Your answer should be the complete set of entries, transcribed exactly.
-------- EXERCISE DATA
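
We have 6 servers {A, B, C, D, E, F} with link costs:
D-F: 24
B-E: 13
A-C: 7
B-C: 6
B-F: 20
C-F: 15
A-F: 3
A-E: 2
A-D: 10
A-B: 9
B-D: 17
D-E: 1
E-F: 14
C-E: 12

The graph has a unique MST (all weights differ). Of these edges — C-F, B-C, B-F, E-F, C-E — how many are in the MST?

1

Sort edges by weight, then run Kruskal:
D-E (1): add. Components now {A} {B} {C} {D,E} {F}
A-E (2): add. Components now {A,D,E} {B} {C} {F}
A-F (3): add. Components now {A,D,E,F} {B} {C}
B-C (6): add. Components now {A,D,E,F} {B,C}
A-C (7): add. Components now {A,B,C,D,E,F}
MST edge set: {D-E, A-E, A-F, B-C, A-C}.
Of the listed edges, {B-C} are in the MST → 1.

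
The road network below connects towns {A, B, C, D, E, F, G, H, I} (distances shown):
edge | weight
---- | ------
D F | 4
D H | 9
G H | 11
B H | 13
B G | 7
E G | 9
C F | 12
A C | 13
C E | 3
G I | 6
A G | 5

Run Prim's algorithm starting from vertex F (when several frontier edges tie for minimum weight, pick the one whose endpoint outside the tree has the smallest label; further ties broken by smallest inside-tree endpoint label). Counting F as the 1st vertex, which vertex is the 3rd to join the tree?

H

Prim, starting at F.
Step 1: frontier [D F 4, C F 12] → take D F (4); add D.
Step 2: frontier [D H 9, C F 12] → take D H (9); add H.
Step 3: frontier [C F 12, G H 11, B H 13] → take G H (11); add G.
Step 4: frontier [C F 12, A G 5, G I 6, B G 7, E G 9, B H 13] → take A G (5); add A.
Step 5: frontier [A C 13, C F 12, G I 6, B G 7, E G 9, B H 13] → take G I (6); add I.
Step 6: frontier [A C 13, C F 12, B G 7, E G 9, B H 13] → take B G (7); add B.
Step 7: frontier [A C 13, C F 12, E G 9] → take E G (9); add E.
Step 8: frontier [A C 13, C E 3, C F 12] → take C E (3); add C.
Vertex order: F, D, H, G, A, I, B, E, C. The 3rd vertex is H.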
----------------
* _RESPONSE_
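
We have 6 servers {A, B, C, D, E, F} with link costs:
D-F: 24
B-E: 13
A-C: 7
B-C: 6
B-F: 20
C-F: 15
A-F: 3
A-E: 2
A-D: 10
A-B: 9
B-D: 17
D-E: 1
E-F: 14
C-E: 12

The graph has a unique MST (all weights differ). Of these edges — C-F, B-C, B-F, E-F, C-E — how many are in the MST?

1

Sort edges by weight, then run Kruskal:
D-E (1): add. Components now {A} {B} {C} {D,E} {F}
A-E (2): add. Components now {A,D,E} {B} {C} {F}
A-F (3): add. Components now {A,D,E,F} {B} {C}
B-C (6): add. Components now {A,D,E,F} {B,C}
A-C (7): add. Components now {A,B,C,D,E,F}
MST edge set: {D-E, A-E, A-F, B-C, A-C}.
Of the listed edges, {B-C} are in the MST → 1.

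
The road network below connects towns {A, B, C, D, E, F, G, H, I} (distances shown):
edge | weight
---- | ------
D F | 4
D H | 9
G H | 11
B H | 13
B G | 7
E G | 9
C F | 12
A C | 13
C E | 3
G I | 6
A G | 5

Run Prim's algorithm starting from vertex F (when several frontier edges tie for minimum weight, pick the one whose endpoint outside the tree has the smallest label; further ties broken by smallest inside-tree endpoint label). Counting F as the 1st vertex, which vertex is the 3rd to join the tree?

H

Prim, starting at F.
Step 1: frontier [D F 4, C F 12] → take D F (4); add D.
Step 2: frontier [D H 9, C F 12] → take D H (9); add H.
Step 3: frontier [C F 12, G H 11, B H 13] → take G H (11); add G.
Step 4: frontier [C F 12, A G 5, G I 6, B G 7, E G 9, B H 13] → take A G (5); add A.
Step 5: frontier [A C 13, C F 12, G I 6, B G 7, E G 9, B H 13] → take G I (6); add I.
Step 6: frontier [A C 13, C F 12, B G 7, E G 9, B H 13] → take B G (7); add B.
Step 7: frontier [A C 13, C F 12, E G 9] → take E G (9); add E.
Step 8: frontier [A C 13, C E 3, C F 12] → take C E (3); add C.
Vertex order: F, D, H, G, A, I, B, E, C. The 3rd vertex is H.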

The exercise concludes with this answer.